:: What needs to be done ::
Set the listing down once more, exactly as given.

:: Data for processing ::
——————

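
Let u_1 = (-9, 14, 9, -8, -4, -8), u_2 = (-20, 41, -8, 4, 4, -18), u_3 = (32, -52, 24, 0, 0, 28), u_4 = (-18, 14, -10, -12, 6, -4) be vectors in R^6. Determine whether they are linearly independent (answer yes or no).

yes

Form the matrix with these vectors as rows and row reduce.
R2 ← R2 − (20/9)·R1: [0, 89/9, -28, 196/9, 116/9, -2/9]
R3 ← R3 + (32/9)·R1: [0, -20/9, 56, -256/9, -128/9, -4/9]
R4 ← R4 − (2)·R1: [0, -14, -28, 4, 14, 12]
R3 ← R3 + (20/89)·R2: [0, 0, 4424/89, -2096/89, -1008/89, -44/89]
R4 ← R4 + (126/89)·R2: [0, 0, -6020/89, 3100/89, 2870/89, 1040/89]
R4 ← R4 + (215/158)·R3: [0, 0, 0, 220/79, 1330/79, 870/79]
4 nonzero rows, so the 4 vectors span a space of dimension 4.
Since 4 = 4, the vectors are linearly independent.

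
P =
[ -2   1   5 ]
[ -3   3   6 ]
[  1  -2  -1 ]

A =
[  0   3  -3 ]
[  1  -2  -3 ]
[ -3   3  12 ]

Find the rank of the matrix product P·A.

First compute PA:
[[-14,   7,  63],
 [-15,   3,  72],
 [  1,   4,  -9]]
Now row reduce the product.
R2 ← R2 − (15/14)·R1: [0, -9/2, 9/2]
R3 ← R3 + (1/14)·R1: [0, 9/2, -9/2]
R3 ← R3 + R2: [0, 0, 0]
2 nonzero rows, so rank(PA) = 2.

2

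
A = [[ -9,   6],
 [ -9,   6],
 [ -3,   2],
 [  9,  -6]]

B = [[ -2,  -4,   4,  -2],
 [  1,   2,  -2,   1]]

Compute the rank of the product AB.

First compute AB:
[[ 24,  48, -48,  24],
 [ 24,  48, -48,  24],
 [  8,  16, -16,   8],
 [-24, -48,  48, -24]]
Now row reduce the product.
R2 ← R2 − R1: [0, 0, 0, 0]
R3 ← R3 − (1/3)·R1: [0, 0, 0, 0]
R4 ← R4 + R1: [0, 0, 0, 0]
1 nonzero row, so rank(AB) = 1.

1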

——————

:: Worked solution ::
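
Let u_1 = (-9, 14, 9, -8, -4, -8), u_2 = (-20, 41, -8, 4, 4, -18), u_3 = (32, -52, 24, 0, 0, 28), u_4 = (-18, 14, -10, -12, 6, -4) be vectors in R^6. Determine whether they are linearly independent (answer yes or no).

yes

Form the matrix with these vectors as rows and row reduce.
R2 ← R2 − (20/9)·R1: [0, 89/9, -28, 196/9, 116/9, -2/9]
R3 ← R3 + (32/9)·R1: [0, -20/9, 56, -256/9, -128/9, -4/9]
R4 ← R4 − (2)·R1: [0, -14, -28, 4, 14, 12]
R3 ← R3 + (20/89)·R2: [0, 0, 4424/89, -2096/89, -1008/89, -44/89]
R4 ← R4 + (126/89)·R2: [0, 0, -6020/89, 3100/89, 2870/89, 1040/89]
R4 ← R4 + (215/158)·R3: [0, 0, 0, 220/79, 1330/79, 870/79]
4 nonzero rows, so the 4 vectors span a space of dimension 4.
Since 4 = 4, the vectors are linearly independent.

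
P =
[ -2   1   5 ]
[ -3   3   6 ]
[  1  -2  -1 ]

A =
[  0   3  -3 ]
[  1  -2  -3 ]
[ -3   3  12 ]

Find the rank of the matrix product P·A.

First compute PA:
[[-14,   7,  63],
 [-15,   3,  72],
 [  1,   4,  -9]]
Now row reduce the product.
R2 ← R2 − (15/14)·R1: [0, -9/2, 9/2]
R3 ← R3 + (1/14)·R1: [0, 9/2, -9/2]
R3 ← R3 + R2: [0, 0, 0]
2 nonzero rows, so rank(PA) = 2.

2

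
A = [[ -9,   6],
 [ -9,   6],
 [ -3,   2],
 [  9,  -6]]

B = [[ -2,  -4,   4,  -2],
 [  1,   2,  -2,   1]]

Compute the rank of the product AB.

First compute AB:
[[ 24,  48, -48,  24],
 [ 24,  48, -48,  24],
 [  8,  16, -16,   8],
 [-24, -48,  48, -24]]
Now row reduce the product.
R2 ← R2 − R1: [0, 0, 0, 0]
R3 ← R3 − (1/3)·R1: [0, 0, 0, 0]
R4 ← R4 + R1: [0, 0, 0, 0]
1 nonzero row, so rank(AB) = 1.

1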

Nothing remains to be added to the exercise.